Give the records again in full, exactly as they are.

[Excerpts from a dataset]
#####
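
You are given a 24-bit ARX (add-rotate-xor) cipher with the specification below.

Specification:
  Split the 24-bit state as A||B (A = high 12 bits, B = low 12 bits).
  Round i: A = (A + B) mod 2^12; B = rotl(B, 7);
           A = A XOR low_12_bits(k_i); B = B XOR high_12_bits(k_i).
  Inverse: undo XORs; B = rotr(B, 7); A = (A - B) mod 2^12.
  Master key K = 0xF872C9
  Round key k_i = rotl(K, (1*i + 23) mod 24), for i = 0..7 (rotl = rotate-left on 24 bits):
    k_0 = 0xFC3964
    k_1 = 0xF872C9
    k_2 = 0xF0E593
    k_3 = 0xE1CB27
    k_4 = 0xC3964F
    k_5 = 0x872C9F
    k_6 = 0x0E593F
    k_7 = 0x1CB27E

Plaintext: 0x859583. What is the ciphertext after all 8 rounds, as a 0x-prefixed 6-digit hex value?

s_0 = plaintext = 0x859583
s_1 = Round(s_0, k_0) = 0x4B8E6F
s_2 = Round(s_1, k_1) = 0x1EE874
s_3 = Round(s_2, k_2) = 0xFF154D
s_4 = Round(s_3, k_3) = 0xE198B6
s_5 = Round(s_4, k_4) = 0x08077C
s_6 = Round(s_5, k_5) = 0xB63649
s_7 = Round(s_6, k_6) = 0x893457
s_8 = Round(s_7, k_7) = 0xE94A69

0xE94A69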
#####
- Result of the task
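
You are given a 24-bit ARX (add-rotate-xor) cipher with the specification below.

Specification:
  Split the 24-bit state as A||B (A = high 12 bits, B = low 12 bits).
  Round i: A = (A + B) mod 2^12; B = rotl(B, 7);
           A = A XOR low_12_bits(k_i); B = B XOR high_12_bits(k_i).
  Inverse: undo XORs; B = rotr(B, 7); A = (A - B) mod 2^12.
  Master key K = 0xF872C9
  Round key k_i = rotl(K, (1*i + 23) mod 24), for i = 0..7 (rotl = rotate-left on 24 bits):
    k_0 = 0xFC3964
    k_1 = 0xF872C9
    k_2 = 0xF0E593
    k_3 = 0xE1CB27
    k_4 = 0xC3964F
    k_5 = 0x872C9F
    k_6 = 0x0E593F
    k_7 = 0x1CB27E

Plaintext: 0x859583. What is the ciphertext after all 8 rounds, as a 0x-prefixed 6-digit hex value?

s_0 = plaintext = 0x859583
s_1 = Round(s_0, k_0) = 0x4B8E6F
s_2 = Round(s_1, k_1) = 0x1EE874
s_3 = Round(s_2, k_2) = 0xFF154D
s_4 = Round(s_3, k_3) = 0xE198B6
s_5 = Round(s_4, k_4) = 0x08077C
s_6 = Round(s_5, k_5) = 0xB63649
s_7 = Round(s_6, k_6) = 0x893457
s_8 = Round(s_7, k_7) = 0xE94A69

0xE94A69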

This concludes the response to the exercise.